§ **Source data**:
⁂
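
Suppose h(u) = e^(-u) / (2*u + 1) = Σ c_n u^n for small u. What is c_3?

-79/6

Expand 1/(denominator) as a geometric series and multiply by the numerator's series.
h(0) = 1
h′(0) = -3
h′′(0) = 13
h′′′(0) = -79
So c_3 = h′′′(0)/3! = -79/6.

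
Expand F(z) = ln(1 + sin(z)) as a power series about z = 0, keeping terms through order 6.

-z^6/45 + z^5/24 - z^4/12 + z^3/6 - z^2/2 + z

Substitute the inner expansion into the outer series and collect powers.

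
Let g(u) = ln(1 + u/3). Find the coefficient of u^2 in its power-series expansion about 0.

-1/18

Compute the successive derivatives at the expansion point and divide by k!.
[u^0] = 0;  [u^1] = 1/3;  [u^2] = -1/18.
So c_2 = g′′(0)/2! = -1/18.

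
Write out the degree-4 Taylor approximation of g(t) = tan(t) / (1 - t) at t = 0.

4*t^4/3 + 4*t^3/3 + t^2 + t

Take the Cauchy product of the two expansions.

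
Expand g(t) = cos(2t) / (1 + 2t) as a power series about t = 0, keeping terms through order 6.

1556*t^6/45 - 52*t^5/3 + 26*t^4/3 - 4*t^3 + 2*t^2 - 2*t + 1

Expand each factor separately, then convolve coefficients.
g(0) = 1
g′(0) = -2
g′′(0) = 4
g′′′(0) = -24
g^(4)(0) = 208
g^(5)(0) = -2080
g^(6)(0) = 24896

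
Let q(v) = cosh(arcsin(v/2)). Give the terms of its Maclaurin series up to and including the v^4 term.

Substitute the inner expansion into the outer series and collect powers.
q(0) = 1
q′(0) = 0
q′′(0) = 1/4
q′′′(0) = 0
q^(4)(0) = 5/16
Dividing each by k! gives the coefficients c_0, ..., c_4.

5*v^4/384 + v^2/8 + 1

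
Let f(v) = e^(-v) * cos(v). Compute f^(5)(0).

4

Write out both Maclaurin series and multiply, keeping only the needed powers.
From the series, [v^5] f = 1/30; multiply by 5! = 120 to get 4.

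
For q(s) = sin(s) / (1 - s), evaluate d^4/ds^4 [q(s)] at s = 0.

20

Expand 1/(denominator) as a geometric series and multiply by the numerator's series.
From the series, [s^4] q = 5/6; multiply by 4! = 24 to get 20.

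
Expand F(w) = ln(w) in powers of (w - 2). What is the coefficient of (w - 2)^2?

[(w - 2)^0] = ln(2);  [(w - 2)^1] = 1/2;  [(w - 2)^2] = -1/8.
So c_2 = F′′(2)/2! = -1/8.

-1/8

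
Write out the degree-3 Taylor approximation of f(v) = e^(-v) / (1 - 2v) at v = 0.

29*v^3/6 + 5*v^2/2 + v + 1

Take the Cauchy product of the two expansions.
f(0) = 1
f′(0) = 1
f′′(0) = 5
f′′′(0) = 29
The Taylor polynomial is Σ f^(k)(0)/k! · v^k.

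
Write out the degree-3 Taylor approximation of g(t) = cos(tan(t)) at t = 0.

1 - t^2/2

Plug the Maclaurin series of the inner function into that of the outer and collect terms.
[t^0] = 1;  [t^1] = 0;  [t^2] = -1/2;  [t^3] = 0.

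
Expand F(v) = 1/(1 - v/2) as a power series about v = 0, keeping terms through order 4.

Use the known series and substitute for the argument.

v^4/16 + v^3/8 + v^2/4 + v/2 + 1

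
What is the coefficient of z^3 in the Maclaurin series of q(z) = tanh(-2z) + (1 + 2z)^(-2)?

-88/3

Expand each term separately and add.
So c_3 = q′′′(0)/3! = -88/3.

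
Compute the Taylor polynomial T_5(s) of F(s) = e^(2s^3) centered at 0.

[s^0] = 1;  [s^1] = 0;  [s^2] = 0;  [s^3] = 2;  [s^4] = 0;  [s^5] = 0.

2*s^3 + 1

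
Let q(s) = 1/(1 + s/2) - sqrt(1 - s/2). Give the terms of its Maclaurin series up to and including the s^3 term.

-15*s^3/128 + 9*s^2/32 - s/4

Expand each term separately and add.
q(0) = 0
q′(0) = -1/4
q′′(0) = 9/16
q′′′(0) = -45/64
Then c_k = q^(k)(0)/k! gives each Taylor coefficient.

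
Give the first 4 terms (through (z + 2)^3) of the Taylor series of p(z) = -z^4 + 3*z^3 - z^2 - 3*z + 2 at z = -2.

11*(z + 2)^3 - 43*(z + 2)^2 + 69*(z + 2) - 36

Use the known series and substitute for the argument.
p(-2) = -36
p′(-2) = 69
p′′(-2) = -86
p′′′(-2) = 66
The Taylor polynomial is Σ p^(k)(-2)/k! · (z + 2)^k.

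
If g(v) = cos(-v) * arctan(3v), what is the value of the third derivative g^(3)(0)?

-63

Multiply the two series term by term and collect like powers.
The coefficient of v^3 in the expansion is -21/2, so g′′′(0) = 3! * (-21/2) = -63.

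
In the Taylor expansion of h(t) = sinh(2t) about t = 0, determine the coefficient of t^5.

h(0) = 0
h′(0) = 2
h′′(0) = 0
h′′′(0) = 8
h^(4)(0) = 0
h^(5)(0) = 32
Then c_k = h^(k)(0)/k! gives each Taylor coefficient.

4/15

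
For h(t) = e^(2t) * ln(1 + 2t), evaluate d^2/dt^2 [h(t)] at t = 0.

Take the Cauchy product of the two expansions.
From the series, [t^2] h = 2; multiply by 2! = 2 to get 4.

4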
⁂
§ **ASSIGNMENT**:
Could the entries above be output once more, exactly as they are?

§ **TASK RESPONSE**:
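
Suppose h(u) = e^(-u) / (2*u + 1) = Σ c_n u^n for small u. What is c_3?

-79/6

Expand 1/(denominator) as a geometric series and multiply by the numerator's series.
h(0) = 1
h′(0) = -3
h′′(0) = 13
h′′′(0) = -79
So c_3 = h′′′(0)/3! = -79/6.

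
Expand F(z) = ln(1 + sin(z)) as a power series about z = 0, keeping terms through order 6.

-z^6/45 + z^5/24 - z^4/12 + z^3/6 - z^2/2 + z

Substitute the inner expansion into the outer series and collect powers.

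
Let g(u) = ln(1 + u/3). Find the coefficient of u^2 in its power-series expansion about 0.

-1/18

Compute the successive derivatives at the expansion point and divide by k!.
[u^0] = 0;  [u^1] = 1/3;  [u^2] = -1/18.
So c_2 = g′′(0)/2! = -1/18.

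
Write out the degree-4 Taylor approximation of g(t) = tan(t) / (1 - t) at t = 0.

4*t^4/3 + 4*t^3/3 + t^2 + t

Take the Cauchy product of the two expansions.

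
Expand g(t) = cos(2t) / (1 + 2t) as a power series about t = 0, keeping terms through order 6.

1556*t^6/45 - 52*t^5/3 + 26*t^4/3 - 4*t^3 + 2*t^2 - 2*t + 1

Expand each factor separately, then convolve coefficients.
g(0) = 1
g′(0) = -2
g′′(0) = 4
g′′′(0) = -24
g^(4)(0) = 208
g^(5)(0) = -2080
g^(6)(0) = 24896

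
Let q(v) = cosh(arcsin(v/2)). Give the terms of its Maclaurin series up to and including the v^4 term.

Substitute the inner expansion into the outer series and collect powers.
q(0) = 1
q′(0) = 0
q′′(0) = 1/4
q′′′(0) = 0
q^(4)(0) = 5/16
Dividing each by k! gives the coefficients c_0, ..., c_4.

5*v^4/384 + v^2/8 + 1

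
Let f(v) = e^(-v) * cos(v). Compute f^(5)(0).

4

Write out both Maclaurin series and multiply, keeping only the needed powers.
From the series, [v^5] f = 1/30; multiply by 5! = 120 to get 4.

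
For q(s) = sin(s) / (1 - s), evaluate d^4/ds^4 [q(s)] at s = 0.

20

Expand 1/(denominator) as a geometric series and multiply by the numerator's series.
From the series, [s^4] q = 5/6; multiply by 4! = 24 to get 20.

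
Expand F(w) = ln(w) in powers of (w - 2). What is the coefficient of (w - 2)^2?

[(w - 2)^0] = ln(2);  [(w - 2)^1] = 1/2;  [(w - 2)^2] = -1/8.
So c_2 = F′′(2)/2! = -1/8.

-1/8

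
Write out the degree-3 Taylor approximation of f(v) = e^(-v) / (1 - 2v) at v = 0.

29*v^3/6 + 5*v^2/2 + v + 1

Take the Cauchy product of the two expansions.
f(0) = 1
f′(0) = 1
f′′(0) = 5
f′′′(0) = 29
The Taylor polynomial is Σ f^(k)(0)/k! · v^k.

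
Write out the degree-3 Taylor approximation of g(t) = cos(tan(t)) at t = 0.

1 - t^2/2

Plug the Maclaurin series of the inner function into that of the outer and collect terms.
[t^0] = 1;  [t^1] = 0;  [t^2] = -1/2;  [t^3] = 0.

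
Expand F(v) = 1/(1 - v/2) as a power series about v = 0, keeping terms through order 4.

Use the known series and substitute for the argument.

v^4/16 + v^3/8 + v^2/4 + v/2 + 1

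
What is the coefficient of z^3 in the Maclaurin series of q(z) = tanh(-2z) + (1 + 2z)^(-2)?

-88/3

Expand each term separately and add.
So c_3 = q′′′(0)/3! = -88/3.

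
Compute the Taylor polynomial T_5(s) of F(s) = e^(2s^3) centered at 0.

[s^0] = 1;  [s^1] = 0;  [s^2] = 0;  [s^3] = 2;  [s^4] = 0;  [s^5] = 0.

2*s^3 + 1

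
Let q(s) = 1/(1 + s/2) - sqrt(1 - s/2). Give the terms of its Maclaurin series up to and including the s^3 term.

-15*s^3/128 + 9*s^2/32 - s/4

Expand each term separately and add.
q(0) = 0
q′(0) = -1/4
q′′(0) = 9/16
q′′′(0) = -45/64
Then c_k = q^(k)(0)/k! gives each Taylor coefficient.

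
Give the first 4 terms (through (z + 2)^3) of the Taylor series of p(z) = -z^4 + 3*z^3 - z^2 - 3*z + 2 at z = -2.

11*(z + 2)^3 - 43*(z + 2)^2 + 69*(z + 2) - 36

Use the known series and substitute for the argument.
p(-2) = -36
p′(-2) = 69
p′′(-2) = -86
p′′′(-2) = 66
The Taylor polynomial is Σ p^(k)(-2)/k! · (z + 2)^k.

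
If g(v) = cos(-v) * arctan(3v), what is the value of the third derivative g^(3)(0)?

-63

Multiply the two series term by term and collect like powers.
The coefficient of v^3 in the expansion is -21/2, so g′′′(0) = 3! * (-21/2) = -63.

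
In the Taylor expansion of h(t) = sinh(2t) about t = 0, determine the coefficient of t^5.

h(0) = 0
h′(0) = 2
h′′(0) = 0
h′′′(0) = 8
h^(4)(0) = 0
h^(5)(0) = 32
Then c_k = h^(k)(0)/k! gives each Taylor coefficient.

4/15

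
For h(t) = e^(2t) * ln(1 + 2t), evaluate d^2/dt^2 [h(t)] at t = 0.

Take the Cauchy product of the two expansions.
From the series, [t^2] h = 2; multiply by 2! = 2 to get 4.

4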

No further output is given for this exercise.